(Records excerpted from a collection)
========================

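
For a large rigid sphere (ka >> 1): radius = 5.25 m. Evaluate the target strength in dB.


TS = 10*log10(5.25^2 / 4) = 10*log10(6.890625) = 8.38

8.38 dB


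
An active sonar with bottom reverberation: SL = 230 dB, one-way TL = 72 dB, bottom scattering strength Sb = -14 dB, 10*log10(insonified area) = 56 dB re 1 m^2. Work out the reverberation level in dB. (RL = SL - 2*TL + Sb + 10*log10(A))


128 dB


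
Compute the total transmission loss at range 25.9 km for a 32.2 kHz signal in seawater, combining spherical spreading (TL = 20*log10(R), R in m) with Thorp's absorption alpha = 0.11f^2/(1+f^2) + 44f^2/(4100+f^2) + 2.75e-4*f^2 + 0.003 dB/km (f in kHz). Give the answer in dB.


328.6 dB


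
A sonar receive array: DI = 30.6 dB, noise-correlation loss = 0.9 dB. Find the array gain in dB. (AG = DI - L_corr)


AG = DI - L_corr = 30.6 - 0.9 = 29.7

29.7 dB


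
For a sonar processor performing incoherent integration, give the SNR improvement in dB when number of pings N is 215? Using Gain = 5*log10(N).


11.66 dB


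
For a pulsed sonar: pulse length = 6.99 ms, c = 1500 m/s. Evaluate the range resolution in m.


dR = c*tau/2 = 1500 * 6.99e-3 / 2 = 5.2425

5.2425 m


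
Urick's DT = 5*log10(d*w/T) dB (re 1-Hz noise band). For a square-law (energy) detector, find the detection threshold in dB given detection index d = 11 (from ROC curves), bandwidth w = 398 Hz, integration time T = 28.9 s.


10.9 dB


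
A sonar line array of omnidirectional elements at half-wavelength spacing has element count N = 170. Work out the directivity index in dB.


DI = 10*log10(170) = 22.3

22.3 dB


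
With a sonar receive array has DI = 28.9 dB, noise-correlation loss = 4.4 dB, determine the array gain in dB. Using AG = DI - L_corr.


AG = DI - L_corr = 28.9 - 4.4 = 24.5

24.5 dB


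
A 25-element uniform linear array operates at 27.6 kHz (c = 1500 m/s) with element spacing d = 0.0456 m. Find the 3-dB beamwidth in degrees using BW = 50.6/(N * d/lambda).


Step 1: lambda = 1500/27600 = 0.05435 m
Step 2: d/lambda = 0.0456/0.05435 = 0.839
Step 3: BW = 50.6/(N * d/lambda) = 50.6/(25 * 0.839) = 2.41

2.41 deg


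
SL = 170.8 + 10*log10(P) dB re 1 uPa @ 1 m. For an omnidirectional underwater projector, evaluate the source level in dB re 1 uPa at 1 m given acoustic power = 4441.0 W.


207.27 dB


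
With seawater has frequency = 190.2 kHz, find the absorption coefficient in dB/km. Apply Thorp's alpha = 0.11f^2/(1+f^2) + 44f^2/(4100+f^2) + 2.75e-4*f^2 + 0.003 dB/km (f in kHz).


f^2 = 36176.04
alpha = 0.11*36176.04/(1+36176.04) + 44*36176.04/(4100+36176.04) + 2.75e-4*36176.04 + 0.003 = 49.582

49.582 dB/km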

========================

Copy exactly the lines above, from the one containing "With seawater has" through the very last line.

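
With seawater has frequency = 190.2 kHz, find the absorption coefficient in dB/km. Apply Thorp's alpha = 0.11f^2/(1+f^2) + 44f^2/(4100+f^2) + 2.75e-4*f^2 + 0.003 dB/km (f in kHz).


f^2 = 36176.04
alpha = 0.11*36176.04/(1+36176.04) + 44*36176.04/(4100+36176.04) + 2.75e-4*36176.04 + 0.003 = 49.582

49.582 dB/km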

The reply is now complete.